About this exercise:
Each entry needs to be restated exactly as written.

Recorded data:
::::::::::

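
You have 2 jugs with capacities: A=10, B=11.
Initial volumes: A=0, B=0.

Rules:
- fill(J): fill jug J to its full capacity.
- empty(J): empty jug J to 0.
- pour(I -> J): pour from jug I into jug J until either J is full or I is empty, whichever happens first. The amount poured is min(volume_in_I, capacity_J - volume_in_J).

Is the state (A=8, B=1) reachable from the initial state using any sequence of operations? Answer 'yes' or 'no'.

BFS explored all 42 reachable states.
Reachable set includes: (0,0), (0,1), (0,2), (0,3), (0,4), (0,5), (0,6), (0,7), (0,8), (0,9), (0,10), (0,11) ...
Target (A=8, B=1) not in reachable set → no.

Answer: no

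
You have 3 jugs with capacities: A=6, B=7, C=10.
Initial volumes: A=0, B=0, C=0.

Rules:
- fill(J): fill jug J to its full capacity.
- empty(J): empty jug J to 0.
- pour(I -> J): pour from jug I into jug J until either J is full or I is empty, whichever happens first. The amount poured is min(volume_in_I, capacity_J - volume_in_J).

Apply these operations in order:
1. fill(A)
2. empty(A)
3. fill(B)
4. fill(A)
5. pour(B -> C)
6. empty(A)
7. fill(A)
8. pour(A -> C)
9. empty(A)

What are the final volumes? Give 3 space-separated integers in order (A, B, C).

Answer: 0 0 10

Derivation:
Step 1: fill(A) -> (A=6 B=0 C=0)
Step 2: empty(A) -> (A=0 B=0 C=0)
Step 3: fill(B) -> (A=0 B=7 C=0)
Step 4: fill(A) -> (A=6 B=7 C=0)
Step 5: pour(B -> C) -> (A=6 B=0 C=7)
Step 6: empty(A) -> (A=0 B=0 C=7)
Step 7: fill(A) -> (A=6 B=0 C=7)
Step 8: pour(A -> C) -> (A=3 B=0 C=10)
Step 9: empty(A) -> (A=0 B=0 C=10)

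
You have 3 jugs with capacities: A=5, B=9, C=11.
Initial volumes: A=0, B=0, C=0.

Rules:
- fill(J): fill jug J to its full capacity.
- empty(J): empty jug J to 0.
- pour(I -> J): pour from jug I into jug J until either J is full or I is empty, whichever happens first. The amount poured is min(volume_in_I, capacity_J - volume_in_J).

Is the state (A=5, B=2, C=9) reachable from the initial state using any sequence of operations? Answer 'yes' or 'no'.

Answer: yes

Derivation:
BFS from (A=0, B=0, C=0):
  1. fill(C) -> (A=0 B=0 C=11)
  2. pour(C -> B) -> (A=0 B=9 C=2)
  3. pour(C -> A) -> (A=2 B=9 C=0)
  4. pour(B -> C) -> (A=2 B=0 C=9)
  5. pour(A -> B) -> (A=0 B=2 C=9)
  6. fill(A) -> (A=5 B=2 C=9)
Target reached → yes.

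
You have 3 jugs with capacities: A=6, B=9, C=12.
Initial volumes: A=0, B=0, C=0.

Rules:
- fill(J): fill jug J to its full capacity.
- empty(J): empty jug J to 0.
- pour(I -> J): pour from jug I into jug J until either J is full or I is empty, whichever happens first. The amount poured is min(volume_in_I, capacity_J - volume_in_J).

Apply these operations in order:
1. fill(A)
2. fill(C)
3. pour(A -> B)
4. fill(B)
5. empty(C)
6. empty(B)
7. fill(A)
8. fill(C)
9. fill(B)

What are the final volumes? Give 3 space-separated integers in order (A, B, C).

Answer: 6 9 12

Derivation:
Step 1: fill(A) -> (A=6 B=0 C=0)
Step 2: fill(C) -> (A=6 B=0 C=12)
Step 3: pour(A -> B) -> (A=0 B=6 C=12)
Step 4: fill(B) -> (A=0 B=9 C=12)
Step 5: empty(C) -> (A=0 B=9 C=0)
Step 6: empty(B) -> (A=0 B=0 C=0)
Step 7: fill(A) -> (A=6 B=0 C=0)
Step 8: fill(C) -> (A=6 B=0 C=12)
Step 9: fill(B) -> (A=6 B=9 C=12)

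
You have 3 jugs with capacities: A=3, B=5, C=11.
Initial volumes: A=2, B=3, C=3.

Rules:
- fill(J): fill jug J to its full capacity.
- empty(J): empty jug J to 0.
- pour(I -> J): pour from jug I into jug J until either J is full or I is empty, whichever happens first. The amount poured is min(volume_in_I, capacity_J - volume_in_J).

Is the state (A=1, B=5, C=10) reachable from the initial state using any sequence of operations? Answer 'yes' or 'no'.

BFS from (A=2, B=3, C=3):
  1. fill(C) -> (A=2 B=3 C=11)
  2. pour(C -> A) -> (A=3 B=3 C=10)
  3. pour(A -> B) -> (A=1 B=5 C=10)
Target reached → yes.

Answer: yes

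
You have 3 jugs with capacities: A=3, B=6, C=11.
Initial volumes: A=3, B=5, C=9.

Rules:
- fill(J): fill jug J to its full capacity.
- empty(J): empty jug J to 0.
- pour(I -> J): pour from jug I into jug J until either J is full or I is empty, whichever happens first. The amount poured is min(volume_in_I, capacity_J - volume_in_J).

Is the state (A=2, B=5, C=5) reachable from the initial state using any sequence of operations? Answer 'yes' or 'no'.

Answer: no

Derivation:
BFS explored all 236 reachable states.
Reachable set includes: (0,0,0), (0,0,1), (0,0,2), (0,0,3), (0,0,4), (0,0,5), (0,0,6), (0,0,7), (0,0,8), (0,0,9), (0,0,10), (0,0,11) ...
Target (A=2, B=5, C=5) not in reachable set → no.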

::::::::::

Solution to this problem:
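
You have 2 jugs with capacities: A=10, B=11.
Initial volumes: A=0, B=0.

Rules:
- fill(J): fill jug J to its full capacity.
- empty(J): empty jug J to 0.
- pour(I -> J): pour from jug I into jug J until either J is full or I is empty, whichever happens first. The amount poured is min(volume_in_I, capacity_J - volume_in_J).

Is the state (A=8, B=1) reachable from the initial state using any sequence of operations? Answer 'yes' or 'no'.

BFS explored all 42 reachable states.
Reachable set includes: (0,0), (0,1), (0,2), (0,3), (0,4), (0,5), (0,6), (0,7), (0,8), (0,9), (0,10), (0,11) ...
Target (A=8, B=1) not in reachable set → no.

Answer: no

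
You have 3 jugs with capacities: A=6, B=7, C=10.
Initial volumes: A=0, B=0, C=0.

Rules:
- fill(J): fill jug J to its full capacity.
- empty(J): empty jug J to 0.
- pour(I -> J): pour from jug I into jug J until either J is full or I is empty, whichever happens first. The amount poured is min(volume_in_I, capacity_J - volume_in_J).

Apply these operations in order:
1. fill(A)
2. empty(A)
3. fill(B)
4. fill(A)
5. pour(B -> C)
6. empty(A)
7. fill(A)
8. pour(A -> C)
9. empty(A)

What are the final volumes? Give 3 space-separated integers in order (A, B, C).

Answer: 0 0 10

Derivation:
Step 1: fill(A) -> (A=6 B=0 C=0)
Step 2: empty(A) -> (A=0 B=0 C=0)
Step 3: fill(B) -> (A=0 B=7 C=0)
Step 4: fill(A) -> (A=6 B=7 C=0)
Step 5: pour(B -> C) -> (A=6 B=0 C=7)
Step 6: empty(A) -> (A=0 B=0 C=7)
Step 7: fill(A) -> (A=6 B=0 C=7)
Step 8: pour(A -> C) -> (A=3 B=0 C=10)
Step 9: empty(A) -> (A=0 B=0 C=10)

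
You have 3 jugs with capacities: A=5, B=9, C=11.
Initial volumes: A=0, B=0, C=0.

Rules:
- fill(J): fill jug J to its full capacity.
- empty(J): empty jug J to 0.
- pour(I -> J): pour from jug I into jug J until either J is full or I is empty, whichever happens first. The amount poured is min(volume_in_I, capacity_J - volume_in_J).

Is the state (A=5, B=2, C=9) reachable from the initial state using any sequence of operations? Answer 'yes' or 'no'.

Answer: yes

Derivation:
BFS from (A=0, B=0, C=0):
  1. fill(C) -> (A=0 B=0 C=11)
  2. pour(C -> B) -> (A=0 B=9 C=2)
  3. pour(C -> A) -> (A=2 B=9 C=0)
  4. pour(B -> C) -> (A=2 B=0 C=9)
  5. pour(A -> B) -> (A=0 B=2 C=9)
  6. fill(A) -> (A=5 B=2 C=9)
Target reached → yes.

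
You have 3 jugs with capacities: A=6, B=9, C=12.
Initial volumes: A=0, B=0, C=0.

Rules:
- fill(J): fill jug J to its full capacity.
- empty(J): empty jug J to 0.
- pour(I -> J): pour from jug I into jug J until either J is full or I is empty, whichever happens first. The amount poured is min(volume_in_I, capacity_J - volume_in_J).

Apply these operations in order:
1. fill(A)
2. fill(C)
3. pour(A -> B)
4. fill(B)
5. empty(C)
6. empty(B)
7. fill(A)
8. fill(C)
9. fill(B)

What are the final volumes? Give 3 space-separated integers in order (A, B, C).

Answer: 6 9 12

Derivation:
Step 1: fill(A) -> (A=6 B=0 C=0)
Step 2: fill(C) -> (A=6 B=0 C=12)
Step 3: pour(A -> B) -> (A=0 B=6 C=12)
Step 4: fill(B) -> (A=0 B=9 C=12)
Step 5: empty(C) -> (A=0 B=9 C=0)
Step 6: empty(B) -> (A=0 B=0 C=0)
Step 7: fill(A) -> (A=6 B=0 C=0)
Step 8: fill(C) -> (A=6 B=0 C=12)
Step 9: fill(B) -> (A=6 B=9 C=12)

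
You have 3 jugs with capacities: A=3, B=5, C=11.
Initial volumes: A=2, B=3, C=3.

Rules:
- fill(J): fill jug J to its full capacity.
- empty(J): empty jug J to 0.
- pour(I -> J): pour from jug I into jug J until either J is full or I is empty, whichever happens first. The amount poured is min(volume_in_I, capacity_J - volume_in_J).

Is the state (A=1, B=5, C=10) reachable from the initial state using any sequence of operations? Answer 'yes' or 'no'.

BFS from (A=2, B=3, C=3):
  1. fill(C) -> (A=2 B=3 C=11)
  2. pour(C -> A) -> (A=3 B=3 C=10)
  3. pour(A -> B) -> (A=1 B=5 C=10)
Target reached → yes.

Answer: yes

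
You have 3 jugs with capacities: A=3, B=6, C=11.
Initial volumes: A=3, B=5, C=9.

Rules:
- fill(J): fill jug J to its full capacity.
- empty(J): empty jug J to 0.
- pour(I -> J): pour from jug I into jug J until either J is full or I is empty, whichever happens first. The amount poured is min(volume_in_I, capacity_J - volume_in_J).

Is the state (A=2, B=5, C=5) reachable from the initial state using any sequence of operations? Answer 'yes' or 'no'.

Answer: no

Derivation:
BFS explored all 236 reachable states.
Reachable set includes: (0,0,0), (0,0,1), (0,0,2), (0,0,3), (0,0,4), (0,0,5), (0,0,6), (0,0,7), (0,0,8), (0,0,9), (0,0,10), (0,0,11) ...
Target (A=2, B=5, C=5) not in reachable set → no.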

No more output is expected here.